§ **What the task asks**: Print, in exact form, the lines below from the one containing "exactly s stones" through the one containing "Two players alternate removing tokens", and omit all others.

§ **Data**:
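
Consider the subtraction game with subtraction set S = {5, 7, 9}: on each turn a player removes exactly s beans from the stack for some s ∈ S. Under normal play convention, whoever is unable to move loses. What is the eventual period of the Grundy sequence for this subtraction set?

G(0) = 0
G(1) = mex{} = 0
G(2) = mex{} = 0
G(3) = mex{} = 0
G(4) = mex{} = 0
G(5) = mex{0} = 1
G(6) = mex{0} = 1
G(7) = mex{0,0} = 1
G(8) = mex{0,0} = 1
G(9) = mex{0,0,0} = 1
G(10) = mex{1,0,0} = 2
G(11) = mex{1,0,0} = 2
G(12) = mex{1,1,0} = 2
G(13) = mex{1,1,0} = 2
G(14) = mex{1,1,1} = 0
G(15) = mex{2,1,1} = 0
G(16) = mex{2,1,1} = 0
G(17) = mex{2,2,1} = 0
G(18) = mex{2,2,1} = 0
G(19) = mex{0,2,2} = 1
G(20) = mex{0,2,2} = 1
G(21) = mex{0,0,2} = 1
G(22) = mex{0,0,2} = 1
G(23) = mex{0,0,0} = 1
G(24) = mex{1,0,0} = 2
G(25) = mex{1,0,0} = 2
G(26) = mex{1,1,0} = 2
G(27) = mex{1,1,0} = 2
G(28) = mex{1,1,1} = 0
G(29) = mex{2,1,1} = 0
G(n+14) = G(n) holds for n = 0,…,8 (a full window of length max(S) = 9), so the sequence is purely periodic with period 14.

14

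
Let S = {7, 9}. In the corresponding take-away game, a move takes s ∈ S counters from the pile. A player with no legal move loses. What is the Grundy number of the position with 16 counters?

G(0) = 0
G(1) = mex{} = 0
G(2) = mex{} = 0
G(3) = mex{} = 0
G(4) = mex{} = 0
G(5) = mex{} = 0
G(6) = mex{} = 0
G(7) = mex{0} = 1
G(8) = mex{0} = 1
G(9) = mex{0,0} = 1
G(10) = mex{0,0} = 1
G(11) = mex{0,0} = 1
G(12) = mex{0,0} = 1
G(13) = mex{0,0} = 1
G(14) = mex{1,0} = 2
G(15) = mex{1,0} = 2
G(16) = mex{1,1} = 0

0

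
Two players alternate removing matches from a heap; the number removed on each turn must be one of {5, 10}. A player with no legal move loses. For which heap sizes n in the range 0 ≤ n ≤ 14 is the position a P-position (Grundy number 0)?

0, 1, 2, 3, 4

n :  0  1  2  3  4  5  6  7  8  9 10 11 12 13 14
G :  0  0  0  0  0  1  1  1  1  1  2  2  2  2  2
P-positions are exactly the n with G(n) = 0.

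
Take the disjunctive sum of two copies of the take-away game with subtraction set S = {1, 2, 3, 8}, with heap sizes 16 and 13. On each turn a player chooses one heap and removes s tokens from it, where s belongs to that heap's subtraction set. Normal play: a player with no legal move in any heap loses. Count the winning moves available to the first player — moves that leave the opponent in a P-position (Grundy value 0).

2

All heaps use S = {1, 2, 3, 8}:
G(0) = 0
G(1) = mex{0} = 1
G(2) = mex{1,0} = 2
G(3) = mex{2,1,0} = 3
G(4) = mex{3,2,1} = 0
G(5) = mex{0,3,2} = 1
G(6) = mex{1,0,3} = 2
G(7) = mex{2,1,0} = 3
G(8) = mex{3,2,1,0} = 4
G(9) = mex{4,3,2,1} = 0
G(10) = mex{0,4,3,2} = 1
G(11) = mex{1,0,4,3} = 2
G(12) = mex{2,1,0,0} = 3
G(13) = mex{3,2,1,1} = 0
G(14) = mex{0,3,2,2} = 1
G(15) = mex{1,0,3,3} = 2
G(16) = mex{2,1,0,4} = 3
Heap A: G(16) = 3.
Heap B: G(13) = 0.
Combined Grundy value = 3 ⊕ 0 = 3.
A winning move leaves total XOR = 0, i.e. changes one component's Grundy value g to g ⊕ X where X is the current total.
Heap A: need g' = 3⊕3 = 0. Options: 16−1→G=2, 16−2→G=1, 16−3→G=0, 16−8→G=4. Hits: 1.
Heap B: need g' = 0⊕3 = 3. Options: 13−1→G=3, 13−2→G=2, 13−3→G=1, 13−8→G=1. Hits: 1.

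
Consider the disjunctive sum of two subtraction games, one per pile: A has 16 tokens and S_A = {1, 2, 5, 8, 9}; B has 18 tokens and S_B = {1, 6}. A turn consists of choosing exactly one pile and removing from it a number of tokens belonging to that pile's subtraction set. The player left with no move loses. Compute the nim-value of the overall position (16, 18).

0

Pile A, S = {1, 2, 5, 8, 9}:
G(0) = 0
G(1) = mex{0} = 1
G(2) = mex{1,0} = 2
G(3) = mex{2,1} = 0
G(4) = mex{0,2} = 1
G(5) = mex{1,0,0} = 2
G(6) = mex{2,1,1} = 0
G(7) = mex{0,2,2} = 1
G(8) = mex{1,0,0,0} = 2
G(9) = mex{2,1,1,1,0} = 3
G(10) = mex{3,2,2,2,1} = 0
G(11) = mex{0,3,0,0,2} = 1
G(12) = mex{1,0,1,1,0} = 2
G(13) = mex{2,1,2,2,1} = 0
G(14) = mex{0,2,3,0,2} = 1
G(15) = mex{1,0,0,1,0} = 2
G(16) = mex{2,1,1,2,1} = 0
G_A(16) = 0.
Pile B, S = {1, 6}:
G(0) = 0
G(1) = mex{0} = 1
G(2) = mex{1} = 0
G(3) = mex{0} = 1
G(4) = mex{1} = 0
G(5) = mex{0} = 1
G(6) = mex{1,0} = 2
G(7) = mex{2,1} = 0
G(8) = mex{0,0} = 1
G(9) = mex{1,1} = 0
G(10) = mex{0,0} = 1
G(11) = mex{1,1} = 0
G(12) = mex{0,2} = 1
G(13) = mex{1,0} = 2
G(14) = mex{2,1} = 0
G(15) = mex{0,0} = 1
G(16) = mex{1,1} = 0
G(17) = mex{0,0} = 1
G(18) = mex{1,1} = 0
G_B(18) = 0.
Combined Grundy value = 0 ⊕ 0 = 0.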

--

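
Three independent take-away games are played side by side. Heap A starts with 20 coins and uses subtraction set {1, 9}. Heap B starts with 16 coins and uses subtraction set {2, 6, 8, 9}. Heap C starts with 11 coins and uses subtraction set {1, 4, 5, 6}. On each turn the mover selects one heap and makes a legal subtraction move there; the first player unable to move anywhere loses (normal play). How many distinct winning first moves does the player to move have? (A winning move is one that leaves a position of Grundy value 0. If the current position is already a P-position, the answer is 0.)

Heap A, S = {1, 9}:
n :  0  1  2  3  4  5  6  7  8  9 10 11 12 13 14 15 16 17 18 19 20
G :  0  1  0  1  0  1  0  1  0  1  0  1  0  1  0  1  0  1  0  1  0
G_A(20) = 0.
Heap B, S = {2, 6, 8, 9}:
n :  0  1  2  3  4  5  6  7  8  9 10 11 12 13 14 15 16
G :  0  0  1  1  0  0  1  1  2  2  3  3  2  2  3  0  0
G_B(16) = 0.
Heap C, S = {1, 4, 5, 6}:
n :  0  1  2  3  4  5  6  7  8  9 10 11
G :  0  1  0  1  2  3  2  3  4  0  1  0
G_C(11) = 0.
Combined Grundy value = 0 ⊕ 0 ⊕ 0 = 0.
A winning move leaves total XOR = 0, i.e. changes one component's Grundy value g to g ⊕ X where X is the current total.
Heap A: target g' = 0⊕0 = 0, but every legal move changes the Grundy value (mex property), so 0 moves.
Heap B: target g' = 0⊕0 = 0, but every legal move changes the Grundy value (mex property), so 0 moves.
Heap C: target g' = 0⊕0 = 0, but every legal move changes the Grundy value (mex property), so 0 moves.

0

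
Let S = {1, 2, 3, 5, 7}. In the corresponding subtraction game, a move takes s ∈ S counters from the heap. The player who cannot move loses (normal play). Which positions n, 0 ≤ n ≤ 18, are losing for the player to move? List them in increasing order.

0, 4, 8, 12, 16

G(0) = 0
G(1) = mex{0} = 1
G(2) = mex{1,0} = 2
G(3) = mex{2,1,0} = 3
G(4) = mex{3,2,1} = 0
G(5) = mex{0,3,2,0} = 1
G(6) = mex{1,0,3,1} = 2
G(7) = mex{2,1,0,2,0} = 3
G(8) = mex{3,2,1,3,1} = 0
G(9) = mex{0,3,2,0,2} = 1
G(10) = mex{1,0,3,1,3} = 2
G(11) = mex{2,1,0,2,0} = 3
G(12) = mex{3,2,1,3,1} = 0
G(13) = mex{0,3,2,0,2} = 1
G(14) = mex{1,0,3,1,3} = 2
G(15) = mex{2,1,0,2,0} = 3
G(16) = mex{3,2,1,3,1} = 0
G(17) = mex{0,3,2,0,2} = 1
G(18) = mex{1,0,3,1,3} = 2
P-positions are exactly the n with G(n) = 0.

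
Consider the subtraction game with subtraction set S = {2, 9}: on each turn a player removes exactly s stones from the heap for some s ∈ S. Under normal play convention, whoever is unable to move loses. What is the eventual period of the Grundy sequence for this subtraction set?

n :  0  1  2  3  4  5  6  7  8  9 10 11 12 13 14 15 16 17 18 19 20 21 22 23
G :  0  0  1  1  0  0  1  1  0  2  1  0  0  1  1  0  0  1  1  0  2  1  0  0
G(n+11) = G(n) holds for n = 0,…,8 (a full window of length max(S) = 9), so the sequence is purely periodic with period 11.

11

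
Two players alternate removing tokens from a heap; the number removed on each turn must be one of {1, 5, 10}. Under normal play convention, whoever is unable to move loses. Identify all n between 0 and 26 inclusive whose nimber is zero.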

§ **Answer to this exercise**:
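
Consider the subtraction game with subtraction set S = {2, 9}: on each turn a player removes exactly s stones from the heap for some s ∈ S. Under normal play convention, whoever is unable to move loses. What is the eventual period of the Grundy sequence for this subtraction set?

n :  0  1  2  3  4  5  6  7  8  9 10 11 12 13 14 15 16 17 18 19 20 21 22 23
G :  0  0  1  1  0  0  1  1  0  2  1  0  0  1  1  0  0  1  1  0  2  1  0  0
G(n+11) = G(n) holds for n = 0,…,8 (a full window of length max(S) = 9), so the sequence is purely periodic with period 11.

11

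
Two players alternate removing tokens from a heap; the number removed on each turn must be one of {1, 5, 10}. Under normal play convention, whoever is unable to move loses. Identify all n between 0 and 26 inclusive whose nimber is zero.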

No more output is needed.